## [What the task asks]
Look below for the line that has "A radar receiver". Set down the lines from there through the line that has "An ultrasonic rangefinder", exactly as written.

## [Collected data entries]
---*---
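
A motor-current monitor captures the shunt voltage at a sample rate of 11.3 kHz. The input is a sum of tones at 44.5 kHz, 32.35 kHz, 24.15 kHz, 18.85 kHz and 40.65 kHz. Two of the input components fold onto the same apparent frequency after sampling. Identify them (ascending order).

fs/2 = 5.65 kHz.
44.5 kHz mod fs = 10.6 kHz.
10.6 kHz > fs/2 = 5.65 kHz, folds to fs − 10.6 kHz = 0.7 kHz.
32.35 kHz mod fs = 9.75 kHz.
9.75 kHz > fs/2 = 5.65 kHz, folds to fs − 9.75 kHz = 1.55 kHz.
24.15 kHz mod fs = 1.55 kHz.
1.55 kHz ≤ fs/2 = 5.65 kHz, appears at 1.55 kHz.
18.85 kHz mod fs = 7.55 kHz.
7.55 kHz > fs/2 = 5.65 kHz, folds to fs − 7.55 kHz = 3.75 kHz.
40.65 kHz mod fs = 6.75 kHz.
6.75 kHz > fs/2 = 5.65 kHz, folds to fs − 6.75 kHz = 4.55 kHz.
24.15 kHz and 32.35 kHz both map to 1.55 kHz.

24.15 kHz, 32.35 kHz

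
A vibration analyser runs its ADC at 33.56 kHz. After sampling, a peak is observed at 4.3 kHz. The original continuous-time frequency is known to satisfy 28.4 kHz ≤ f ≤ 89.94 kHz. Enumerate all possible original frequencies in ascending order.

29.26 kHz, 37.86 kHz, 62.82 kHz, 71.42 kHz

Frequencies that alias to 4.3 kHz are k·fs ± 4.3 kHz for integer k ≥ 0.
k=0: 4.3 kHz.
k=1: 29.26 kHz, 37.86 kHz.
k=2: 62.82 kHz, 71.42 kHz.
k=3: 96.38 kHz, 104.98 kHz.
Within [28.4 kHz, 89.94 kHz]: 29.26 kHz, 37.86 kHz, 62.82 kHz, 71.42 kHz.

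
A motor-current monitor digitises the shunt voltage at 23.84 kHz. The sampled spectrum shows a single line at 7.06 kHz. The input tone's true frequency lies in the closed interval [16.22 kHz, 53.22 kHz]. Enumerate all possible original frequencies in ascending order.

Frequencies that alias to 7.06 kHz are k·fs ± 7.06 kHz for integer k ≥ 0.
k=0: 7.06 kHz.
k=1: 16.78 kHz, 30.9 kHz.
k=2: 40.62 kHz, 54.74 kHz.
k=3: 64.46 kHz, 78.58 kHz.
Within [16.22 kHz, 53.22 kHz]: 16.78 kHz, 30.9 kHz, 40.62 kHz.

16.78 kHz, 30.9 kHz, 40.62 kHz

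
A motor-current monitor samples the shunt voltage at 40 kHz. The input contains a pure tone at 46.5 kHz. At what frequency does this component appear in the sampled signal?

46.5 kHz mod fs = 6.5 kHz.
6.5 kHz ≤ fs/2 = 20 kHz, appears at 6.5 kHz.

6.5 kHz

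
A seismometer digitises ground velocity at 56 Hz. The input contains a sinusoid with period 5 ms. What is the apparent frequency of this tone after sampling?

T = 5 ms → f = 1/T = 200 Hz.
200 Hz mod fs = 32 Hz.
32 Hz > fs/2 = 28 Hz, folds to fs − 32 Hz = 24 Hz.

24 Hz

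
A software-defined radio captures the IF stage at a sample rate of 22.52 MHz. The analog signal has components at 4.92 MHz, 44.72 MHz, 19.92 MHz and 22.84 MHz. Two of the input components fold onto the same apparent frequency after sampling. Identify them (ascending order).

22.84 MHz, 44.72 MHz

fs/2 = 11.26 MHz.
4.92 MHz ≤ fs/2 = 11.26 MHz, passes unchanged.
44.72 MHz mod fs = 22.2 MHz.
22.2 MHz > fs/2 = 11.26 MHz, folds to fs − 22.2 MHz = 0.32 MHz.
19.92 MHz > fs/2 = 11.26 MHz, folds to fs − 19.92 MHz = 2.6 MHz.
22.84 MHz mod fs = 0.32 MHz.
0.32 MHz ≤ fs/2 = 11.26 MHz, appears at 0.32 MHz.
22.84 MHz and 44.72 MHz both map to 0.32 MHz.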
---*---
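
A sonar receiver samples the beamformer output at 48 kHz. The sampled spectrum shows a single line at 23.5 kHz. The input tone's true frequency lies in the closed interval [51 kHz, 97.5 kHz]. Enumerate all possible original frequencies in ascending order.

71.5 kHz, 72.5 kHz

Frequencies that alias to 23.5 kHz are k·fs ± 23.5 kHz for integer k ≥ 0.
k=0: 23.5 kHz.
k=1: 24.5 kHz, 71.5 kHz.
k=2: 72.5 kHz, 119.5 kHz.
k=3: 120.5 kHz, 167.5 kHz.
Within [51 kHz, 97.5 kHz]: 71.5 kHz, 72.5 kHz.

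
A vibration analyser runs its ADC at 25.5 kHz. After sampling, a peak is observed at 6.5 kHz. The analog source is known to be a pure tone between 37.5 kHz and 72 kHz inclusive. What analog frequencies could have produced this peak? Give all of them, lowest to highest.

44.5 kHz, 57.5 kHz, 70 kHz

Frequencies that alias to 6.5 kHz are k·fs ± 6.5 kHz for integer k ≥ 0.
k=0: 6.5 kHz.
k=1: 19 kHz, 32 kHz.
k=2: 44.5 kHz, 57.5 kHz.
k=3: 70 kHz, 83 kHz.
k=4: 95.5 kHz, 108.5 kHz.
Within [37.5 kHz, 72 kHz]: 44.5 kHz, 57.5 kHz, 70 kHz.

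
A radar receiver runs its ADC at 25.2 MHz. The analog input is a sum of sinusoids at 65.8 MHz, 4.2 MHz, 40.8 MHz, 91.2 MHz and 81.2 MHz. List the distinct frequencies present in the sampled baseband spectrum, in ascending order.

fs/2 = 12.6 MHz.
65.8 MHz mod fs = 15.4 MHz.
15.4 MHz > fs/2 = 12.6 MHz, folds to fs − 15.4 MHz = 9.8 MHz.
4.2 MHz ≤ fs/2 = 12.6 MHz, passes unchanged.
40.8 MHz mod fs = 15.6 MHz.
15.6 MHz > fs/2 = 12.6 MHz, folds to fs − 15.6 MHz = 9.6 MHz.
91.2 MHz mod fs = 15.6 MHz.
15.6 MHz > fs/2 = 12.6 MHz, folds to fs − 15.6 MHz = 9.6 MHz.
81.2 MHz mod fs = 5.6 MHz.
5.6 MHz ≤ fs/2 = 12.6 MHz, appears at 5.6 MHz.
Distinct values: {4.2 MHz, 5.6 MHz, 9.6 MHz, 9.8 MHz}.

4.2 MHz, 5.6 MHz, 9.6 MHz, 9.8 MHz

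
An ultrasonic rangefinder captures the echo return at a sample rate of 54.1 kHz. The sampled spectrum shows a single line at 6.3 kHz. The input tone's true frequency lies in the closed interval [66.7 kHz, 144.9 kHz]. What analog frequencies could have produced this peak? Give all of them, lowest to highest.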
---*---
## [Result for this task]
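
A radar receiver runs its ADC at 25.2 MHz. The analog input is a sum of sinusoids at 65.8 MHz, 4.2 MHz, 40.8 MHz, 91.2 MHz and 81.2 MHz. List the distinct frequencies present in the sampled baseband spectrum, in ascending order.

fs/2 = 12.6 MHz.
65.8 MHz mod fs = 15.4 MHz.
15.4 MHz > fs/2 = 12.6 MHz, folds to fs − 15.4 MHz = 9.8 MHz.
4.2 MHz ≤ fs/2 = 12.6 MHz, passes unchanged.
40.8 MHz mod fs = 15.6 MHz.
15.6 MHz > fs/2 = 12.6 MHz, folds to fs − 15.6 MHz = 9.6 MHz.
91.2 MHz mod fs = 15.6 MHz.
15.6 MHz > fs/2 = 12.6 MHz, folds to fs − 15.6 MHz = 9.6 MHz.
81.2 MHz mod fs = 5.6 MHz.
5.6 MHz ≤ fs/2 = 12.6 MHz, appears at 5.6 MHz.
Distinct values: {4.2 MHz, 5.6 MHz, 9.6 MHz, 9.8 MHz}.

4.2 MHz, 5.6 MHz, 9.6 MHz, 9.8 MHz

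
An ultrasonic rangefinder captures the echo return at a sample rate of 54.1 kHz. The sampled spectrum shows a single line at 6.3 kHz. The input tone's true frequency lies in the closed interval [66.7 kHz, 144.9 kHz]. What analog frequencies could have produced this peak? Give all of them, lowest to highest.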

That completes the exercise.